INSTRUCTIONS TO FOLLOW:
Find the line containing "count = (count * min(max(total, step), (base +" in the listing below. Repeat it exactly, along with each following line up to and including the one containing "Inputs: base in".

MATERIALS PROVIDED:
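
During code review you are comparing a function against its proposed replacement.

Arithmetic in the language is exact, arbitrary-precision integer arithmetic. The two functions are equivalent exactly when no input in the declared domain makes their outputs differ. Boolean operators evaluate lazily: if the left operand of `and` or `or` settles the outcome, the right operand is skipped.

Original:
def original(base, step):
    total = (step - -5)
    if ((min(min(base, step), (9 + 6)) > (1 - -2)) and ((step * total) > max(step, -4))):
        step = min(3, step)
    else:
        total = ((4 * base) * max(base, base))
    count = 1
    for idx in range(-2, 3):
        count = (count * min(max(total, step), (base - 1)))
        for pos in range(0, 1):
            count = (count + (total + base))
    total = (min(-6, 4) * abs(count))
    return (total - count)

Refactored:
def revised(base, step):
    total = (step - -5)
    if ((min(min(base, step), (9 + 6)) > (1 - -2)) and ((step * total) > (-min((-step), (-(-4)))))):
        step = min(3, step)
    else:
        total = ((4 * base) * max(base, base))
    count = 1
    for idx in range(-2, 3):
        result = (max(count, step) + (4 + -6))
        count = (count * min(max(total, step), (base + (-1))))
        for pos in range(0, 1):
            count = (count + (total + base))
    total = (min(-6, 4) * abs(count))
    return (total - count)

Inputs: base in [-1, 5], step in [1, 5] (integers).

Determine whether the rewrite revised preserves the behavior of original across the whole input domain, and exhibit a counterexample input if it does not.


Equivalent — the differences include arithmetic usage differs; and local variable names differ; and statement counts differ; and min/max/abs usage differs; and constant usage differs, yet no declared input distinguishes the two.
Tracing base=-1, step=1: original: total becomes 6; next ((min(min(base, step), (9 + 6)) > (1 - -2)) and ((step * total) > max(step, -4))) evaluates to false; next total becomes 4; next count becomes 1; next at idx=-2:; next count becomes -2; next at pos=0:; next count becomes 1; next at idx=-1:; next count becomes -2; next at pos=0:; next count becomes 1; next at idx=0:; next count becomes -2; next at pos=0:; next count becomes 1; next at idx=1:; next count becomes -2; next at pos=0:; next count becomes 1; next at idx=2:; next count becomes -2; next at pos=0:; next count becomes 1; next total becomes -6; next final value -7 | revised: total becomes 6; next ((min(min(base, step), (9 + 6)) > (1 - -2)) and ((step * total) > (-min((-step), (-(-4)))))) evaluates to false; next total becomes 4; next count becomes 1; next at idx=-2:; next result becomes -1; next count becomes -2; next at pos=0:; next count becomes 1; next at idx=-1:; next result becomes -1; next count becomes -2; next at pos=0:; next count becomes 1; next at idx=0:; next result becomes -1; next count becomes -2; next at pos=0:; next count becomes 1; next at idx=1:; next result becomes -1; next count becomes -2; next at pos=0:; next count becomes 1; next at idx=2:; next result becomes -1; next count becomes -2; next at pos=0:; next count becomes 1; next total becomes -6; next final value -7 — matching result -7.
Sweeping the whole domain (35 inputs) finds no disagreement.
verdict: equivalent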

TASK SOLUTION:
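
        count = (count * min(max(total, step), (base + (-1))))
        for pos in range(0, 1):
            count = (count + (total + base))
    total = (min(-6, 4) * abs(count))
    return (total - count)

Inputs: base in [-1, 5], step in [1, 5] (integers).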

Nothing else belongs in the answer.